Extracted information below:

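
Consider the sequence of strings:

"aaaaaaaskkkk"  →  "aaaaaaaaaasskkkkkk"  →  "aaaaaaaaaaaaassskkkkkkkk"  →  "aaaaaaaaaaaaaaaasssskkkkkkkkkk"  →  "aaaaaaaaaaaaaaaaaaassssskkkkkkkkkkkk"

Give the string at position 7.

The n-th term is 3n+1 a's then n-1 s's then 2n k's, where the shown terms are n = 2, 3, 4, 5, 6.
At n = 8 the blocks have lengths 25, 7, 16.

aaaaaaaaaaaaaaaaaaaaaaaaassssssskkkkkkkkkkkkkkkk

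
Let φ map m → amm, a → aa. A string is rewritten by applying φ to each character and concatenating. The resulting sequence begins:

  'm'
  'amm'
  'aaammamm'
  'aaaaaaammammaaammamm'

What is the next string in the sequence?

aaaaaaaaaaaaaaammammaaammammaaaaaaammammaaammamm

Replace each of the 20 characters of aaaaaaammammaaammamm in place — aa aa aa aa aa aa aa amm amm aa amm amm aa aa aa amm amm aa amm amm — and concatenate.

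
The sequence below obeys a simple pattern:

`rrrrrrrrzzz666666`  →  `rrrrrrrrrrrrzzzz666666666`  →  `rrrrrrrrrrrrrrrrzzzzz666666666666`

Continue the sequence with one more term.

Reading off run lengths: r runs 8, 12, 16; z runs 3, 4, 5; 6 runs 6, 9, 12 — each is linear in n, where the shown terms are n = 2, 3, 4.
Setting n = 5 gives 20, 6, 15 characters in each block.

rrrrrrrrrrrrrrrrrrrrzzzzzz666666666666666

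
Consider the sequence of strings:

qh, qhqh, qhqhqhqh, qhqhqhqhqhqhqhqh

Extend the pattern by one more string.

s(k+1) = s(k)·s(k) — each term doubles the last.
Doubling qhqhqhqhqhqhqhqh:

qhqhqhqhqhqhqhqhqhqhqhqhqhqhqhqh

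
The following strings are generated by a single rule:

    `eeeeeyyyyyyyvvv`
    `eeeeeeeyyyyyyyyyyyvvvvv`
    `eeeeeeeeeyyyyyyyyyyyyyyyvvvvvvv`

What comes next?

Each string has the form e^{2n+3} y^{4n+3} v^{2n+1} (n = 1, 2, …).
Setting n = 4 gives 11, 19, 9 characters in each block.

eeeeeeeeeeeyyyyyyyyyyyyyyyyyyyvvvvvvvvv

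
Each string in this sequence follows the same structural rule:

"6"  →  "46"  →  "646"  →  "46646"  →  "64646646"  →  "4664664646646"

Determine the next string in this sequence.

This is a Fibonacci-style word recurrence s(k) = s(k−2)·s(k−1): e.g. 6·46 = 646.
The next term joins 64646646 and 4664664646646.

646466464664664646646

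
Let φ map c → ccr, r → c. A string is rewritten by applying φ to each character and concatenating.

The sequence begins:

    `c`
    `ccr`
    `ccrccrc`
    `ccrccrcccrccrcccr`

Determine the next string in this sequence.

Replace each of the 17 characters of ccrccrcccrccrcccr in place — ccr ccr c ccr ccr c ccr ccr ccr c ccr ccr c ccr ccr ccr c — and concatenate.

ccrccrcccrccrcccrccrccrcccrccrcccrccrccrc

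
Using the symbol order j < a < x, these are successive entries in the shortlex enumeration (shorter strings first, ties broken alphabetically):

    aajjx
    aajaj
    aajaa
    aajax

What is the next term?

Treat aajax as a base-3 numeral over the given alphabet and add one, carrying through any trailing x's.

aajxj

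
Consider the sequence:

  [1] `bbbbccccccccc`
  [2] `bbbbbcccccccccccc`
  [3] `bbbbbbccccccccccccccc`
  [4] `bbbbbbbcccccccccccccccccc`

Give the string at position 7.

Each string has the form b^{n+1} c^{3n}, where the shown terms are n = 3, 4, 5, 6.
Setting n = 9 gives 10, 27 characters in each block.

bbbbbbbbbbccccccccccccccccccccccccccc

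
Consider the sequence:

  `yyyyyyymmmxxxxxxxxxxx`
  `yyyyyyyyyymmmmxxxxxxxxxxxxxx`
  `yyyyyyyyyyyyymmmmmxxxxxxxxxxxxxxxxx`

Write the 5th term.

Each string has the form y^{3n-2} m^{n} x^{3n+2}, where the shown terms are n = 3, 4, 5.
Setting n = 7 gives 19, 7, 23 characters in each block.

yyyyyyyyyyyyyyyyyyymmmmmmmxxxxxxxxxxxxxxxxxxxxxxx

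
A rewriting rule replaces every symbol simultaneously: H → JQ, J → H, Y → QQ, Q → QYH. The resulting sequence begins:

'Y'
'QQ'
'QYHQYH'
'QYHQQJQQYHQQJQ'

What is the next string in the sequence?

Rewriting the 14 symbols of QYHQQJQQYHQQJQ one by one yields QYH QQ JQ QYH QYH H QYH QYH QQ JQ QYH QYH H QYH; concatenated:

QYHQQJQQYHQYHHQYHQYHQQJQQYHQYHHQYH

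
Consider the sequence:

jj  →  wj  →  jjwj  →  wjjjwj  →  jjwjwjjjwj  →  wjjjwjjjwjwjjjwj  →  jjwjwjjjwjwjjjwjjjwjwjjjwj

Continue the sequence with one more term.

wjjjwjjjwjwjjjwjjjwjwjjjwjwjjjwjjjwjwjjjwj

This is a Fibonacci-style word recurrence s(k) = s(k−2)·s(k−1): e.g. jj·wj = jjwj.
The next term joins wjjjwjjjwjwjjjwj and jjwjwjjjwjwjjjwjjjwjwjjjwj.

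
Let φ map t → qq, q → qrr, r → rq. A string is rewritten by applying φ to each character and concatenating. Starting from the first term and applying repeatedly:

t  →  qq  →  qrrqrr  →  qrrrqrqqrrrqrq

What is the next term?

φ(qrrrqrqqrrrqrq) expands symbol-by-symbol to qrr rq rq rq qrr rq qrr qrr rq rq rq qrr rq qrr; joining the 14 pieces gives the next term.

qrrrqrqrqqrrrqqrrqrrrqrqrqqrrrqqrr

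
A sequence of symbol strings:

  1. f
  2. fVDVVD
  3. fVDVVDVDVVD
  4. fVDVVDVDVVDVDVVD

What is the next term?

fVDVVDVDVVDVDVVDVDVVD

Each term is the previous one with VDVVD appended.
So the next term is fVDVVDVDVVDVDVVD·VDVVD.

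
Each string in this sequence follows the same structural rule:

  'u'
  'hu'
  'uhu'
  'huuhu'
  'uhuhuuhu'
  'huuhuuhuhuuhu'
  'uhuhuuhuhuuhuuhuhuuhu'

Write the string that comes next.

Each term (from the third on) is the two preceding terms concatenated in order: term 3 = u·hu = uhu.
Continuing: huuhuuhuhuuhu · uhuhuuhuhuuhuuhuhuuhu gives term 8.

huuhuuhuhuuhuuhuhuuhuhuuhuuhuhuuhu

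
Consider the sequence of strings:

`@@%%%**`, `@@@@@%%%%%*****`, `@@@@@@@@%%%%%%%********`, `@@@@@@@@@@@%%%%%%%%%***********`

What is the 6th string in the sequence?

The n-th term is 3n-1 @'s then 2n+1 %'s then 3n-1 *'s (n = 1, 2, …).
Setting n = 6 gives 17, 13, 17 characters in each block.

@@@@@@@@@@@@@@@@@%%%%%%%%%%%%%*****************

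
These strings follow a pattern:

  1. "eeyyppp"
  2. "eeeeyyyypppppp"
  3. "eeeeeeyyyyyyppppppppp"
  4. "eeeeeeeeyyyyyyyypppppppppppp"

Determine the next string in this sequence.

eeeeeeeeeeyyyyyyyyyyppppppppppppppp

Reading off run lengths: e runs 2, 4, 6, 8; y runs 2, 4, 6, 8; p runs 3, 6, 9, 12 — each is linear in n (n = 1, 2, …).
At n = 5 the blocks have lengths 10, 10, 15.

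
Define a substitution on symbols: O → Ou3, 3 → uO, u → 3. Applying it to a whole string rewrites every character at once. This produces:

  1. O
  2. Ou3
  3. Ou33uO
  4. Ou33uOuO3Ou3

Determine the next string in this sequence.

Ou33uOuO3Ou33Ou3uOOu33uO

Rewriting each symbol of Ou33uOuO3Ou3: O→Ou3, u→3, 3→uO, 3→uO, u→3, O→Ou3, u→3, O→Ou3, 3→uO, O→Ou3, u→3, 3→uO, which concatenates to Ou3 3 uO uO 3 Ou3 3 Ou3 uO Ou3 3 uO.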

End of Extracted information.

**What you should do**
Search the preceding listing for "first" and extract every line where it is found.

**Solution**
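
Using the symbol order j < a < x, these are successive entries in the shortlex enumeration (shorter strings first, ties broken alphabetically):
Let φ map t → qq, q → qrr, r → rq. A string is rewritten by applying φ to each character and concatenating. Starting from the first term and applying repeatedly: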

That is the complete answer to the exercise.